Write out each line of the entries exactly, starting at the first and finishing with the line that contains "The table below".

(Collected data entries)
_ _ _ _ _

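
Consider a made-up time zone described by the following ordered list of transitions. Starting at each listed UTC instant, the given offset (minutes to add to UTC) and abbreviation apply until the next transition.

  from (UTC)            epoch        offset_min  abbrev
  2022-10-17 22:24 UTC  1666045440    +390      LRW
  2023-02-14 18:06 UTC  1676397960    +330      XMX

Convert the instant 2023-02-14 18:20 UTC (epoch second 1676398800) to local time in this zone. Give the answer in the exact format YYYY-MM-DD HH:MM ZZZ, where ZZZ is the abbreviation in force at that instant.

Query: 2023-02-14 18:20 UTC
Rule 2/2 (XMX, +05:30): 2023-02-14 18:06 UTC ≤ query < +∞
18·60 + 20 + 330 = 1430 min
1430 = 0·1440 + 1430; 1430 = 23·60 + 50 → 23:50, same day
→ 2023-02-14 23:50 XMX

2023-02-14 23:50 XMX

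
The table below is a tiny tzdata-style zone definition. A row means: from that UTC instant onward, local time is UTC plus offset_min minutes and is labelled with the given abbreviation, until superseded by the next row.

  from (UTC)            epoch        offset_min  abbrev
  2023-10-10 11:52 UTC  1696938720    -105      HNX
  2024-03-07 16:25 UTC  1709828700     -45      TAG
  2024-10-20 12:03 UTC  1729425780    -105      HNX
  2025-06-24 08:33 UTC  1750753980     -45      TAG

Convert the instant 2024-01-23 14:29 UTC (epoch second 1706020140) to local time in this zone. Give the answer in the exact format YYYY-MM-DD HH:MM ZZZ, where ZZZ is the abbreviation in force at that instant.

Query: 2024-01-23 14:29 UTC
Rule 1/4 (HNX, -01:45): 2023-10-10 11:52 UTC ≤ query < 2024-03-07 16:25 UTC
14·60 + 29 - 105 = 764 min
764 = 0·1440 + 764; 764 = 12·60 + 44 → 12:44, same day
→ 2024-01-23 12:44 HNX

2024-01-23 12:44 HNX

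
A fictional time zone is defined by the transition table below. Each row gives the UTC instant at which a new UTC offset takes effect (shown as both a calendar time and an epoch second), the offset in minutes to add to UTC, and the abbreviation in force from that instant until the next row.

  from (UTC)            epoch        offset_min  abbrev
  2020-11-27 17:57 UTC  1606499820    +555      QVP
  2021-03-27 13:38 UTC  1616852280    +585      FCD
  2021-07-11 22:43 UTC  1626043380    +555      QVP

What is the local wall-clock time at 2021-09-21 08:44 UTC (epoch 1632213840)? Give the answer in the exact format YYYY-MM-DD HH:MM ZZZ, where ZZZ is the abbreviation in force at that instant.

2021-09-21 17:59 QVP

Query: 2021-09-21 08:44 UTC
Rule 3/3 (QVP, +09:15): 2021-07-11 22:43 UTC ≤ query < +∞
8·60 + 44 + 555 = 1079 min
1079 = 0·1440 + 1079; 1079 = 17·60 + 59 → 17:59, same day
→ 2021-09-21 17:59 QVP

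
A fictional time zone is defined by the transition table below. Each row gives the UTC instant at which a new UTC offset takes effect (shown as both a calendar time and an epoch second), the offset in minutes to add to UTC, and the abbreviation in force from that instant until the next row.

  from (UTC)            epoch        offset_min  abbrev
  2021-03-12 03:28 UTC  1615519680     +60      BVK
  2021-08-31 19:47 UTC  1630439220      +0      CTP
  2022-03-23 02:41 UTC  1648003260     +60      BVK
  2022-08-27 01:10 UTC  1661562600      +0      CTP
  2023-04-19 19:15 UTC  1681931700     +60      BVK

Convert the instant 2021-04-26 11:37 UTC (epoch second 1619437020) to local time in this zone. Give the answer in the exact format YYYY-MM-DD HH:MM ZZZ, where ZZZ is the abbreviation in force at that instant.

Query: 2021-04-26 11:37 UTC
Rule 1/5 (BVK, +01:00): 2021-03-12 03:28 UTC ≤ query < 2021-08-31 19:47 UTC
11·60 + 37 + 60 = 757 min
757 = 0·1440 + 757; 757 = 12·60 + 37 → 12:37, same day
→ 2021-04-26 12:37 BVK

2021-04-26 12:37 BVK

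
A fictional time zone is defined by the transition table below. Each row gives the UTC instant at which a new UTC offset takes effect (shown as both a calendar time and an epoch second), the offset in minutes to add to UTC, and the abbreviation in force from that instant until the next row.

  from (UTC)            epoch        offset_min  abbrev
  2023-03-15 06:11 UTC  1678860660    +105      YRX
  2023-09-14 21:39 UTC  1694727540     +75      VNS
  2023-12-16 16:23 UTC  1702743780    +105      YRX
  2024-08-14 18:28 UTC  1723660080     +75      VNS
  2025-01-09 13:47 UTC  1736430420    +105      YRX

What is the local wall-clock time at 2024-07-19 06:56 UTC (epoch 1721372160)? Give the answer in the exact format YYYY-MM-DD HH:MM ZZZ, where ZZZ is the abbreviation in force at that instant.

Query: 2024-07-19 06:56 UTC
Rule 3/5 (YRX, +01:45): 2023-12-16 16:23 UTC ≤ query < 2024-08-14 18:28 UTC
6·60 + 56 + 105 = 521 min
521 = 0·1440 + 521; 521 = 8·60 + 41 → 08:41, same day
→ 2024-07-19 08:41 YRX

2024-07-19 08:41 YRX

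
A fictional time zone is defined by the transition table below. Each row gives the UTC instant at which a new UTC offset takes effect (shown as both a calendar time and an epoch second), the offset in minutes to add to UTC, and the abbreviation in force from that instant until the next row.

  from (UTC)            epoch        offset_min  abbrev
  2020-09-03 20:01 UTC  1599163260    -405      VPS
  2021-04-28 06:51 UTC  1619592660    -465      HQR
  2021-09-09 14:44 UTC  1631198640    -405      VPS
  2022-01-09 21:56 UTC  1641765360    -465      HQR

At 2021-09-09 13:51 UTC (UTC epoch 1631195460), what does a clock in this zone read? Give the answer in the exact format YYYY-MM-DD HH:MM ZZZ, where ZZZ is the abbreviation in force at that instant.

2021-09-09 06:06 HQR

Query: 2021-09-09 13:51 UTC
Rule 2/4 (HQR, -07:45): 2021-04-28 06:51 UTC ≤ query < 2021-09-09 14:44 UTC
13·60 + 51 - 465 = 366 min
366 = 0·1440 + 366; 366 = 6·60 + 6 → 06:06, same day
→ 2021-09-09 06:06 HQR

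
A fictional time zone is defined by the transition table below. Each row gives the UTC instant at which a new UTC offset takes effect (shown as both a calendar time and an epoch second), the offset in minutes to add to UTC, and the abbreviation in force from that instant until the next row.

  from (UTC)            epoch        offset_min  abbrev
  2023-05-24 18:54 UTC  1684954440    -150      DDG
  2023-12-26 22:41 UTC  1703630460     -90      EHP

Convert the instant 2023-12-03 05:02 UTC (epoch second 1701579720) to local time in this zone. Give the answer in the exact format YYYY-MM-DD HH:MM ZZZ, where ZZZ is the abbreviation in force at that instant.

2023-12-03 02:32 DDG

Query: 2023-12-03 05:02 UTC
Rule 1/2 (DDG, -02:30): 2023-05-24 18:54 UTC ≤ query < 2023-12-26 22:41 UTC
5·60 + 2 - 150 = 152 min
152 = 0·1440 + 152; 152 = 2·60 + 32 → 02:32, same day
→ 2023-12-03 02:32 DDG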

_ _ _ _ _

= Exercise solution =
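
Consider a made-up time zone described by the following ordered list of transitions. Starting at each listed UTC instant, the given offset (minutes to add to UTC) and abbreviation apply until the next transition.

  from (UTC)            epoch        offset_min  abbrev
  2022-10-17 22:24 UTC  1666045440    +390      LRW
  2023-02-14 18:06 UTC  1676397960    +330      XMX

Convert the instant 2023-02-14 18:20 UTC (epoch second 1676398800) to local time in this zone. Give the answer in the exact format YYYY-MM-DD HH:MM ZZZ, where ZZZ is the abbreviation in force at that instant.

Query: 2023-02-14 18:20 UTC
Rule 2/2 (XMX, +05:30): 2023-02-14 18:06 UTC ≤ query < +∞
18·60 + 20 + 330 = 1430 min
1430 = 0·1440 + 1430; 1430 = 23·60 + 50 → 23:50, same day
→ 2023-02-14 23:50 XMX

2023-02-14 23:50 XMX

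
The table below is a tiny tzdata-style zone definition. A row means: from that UTC instant onward, local time is UTC plus offset_min minutes and is labelled with the given abbreviation, until superseded by the next row.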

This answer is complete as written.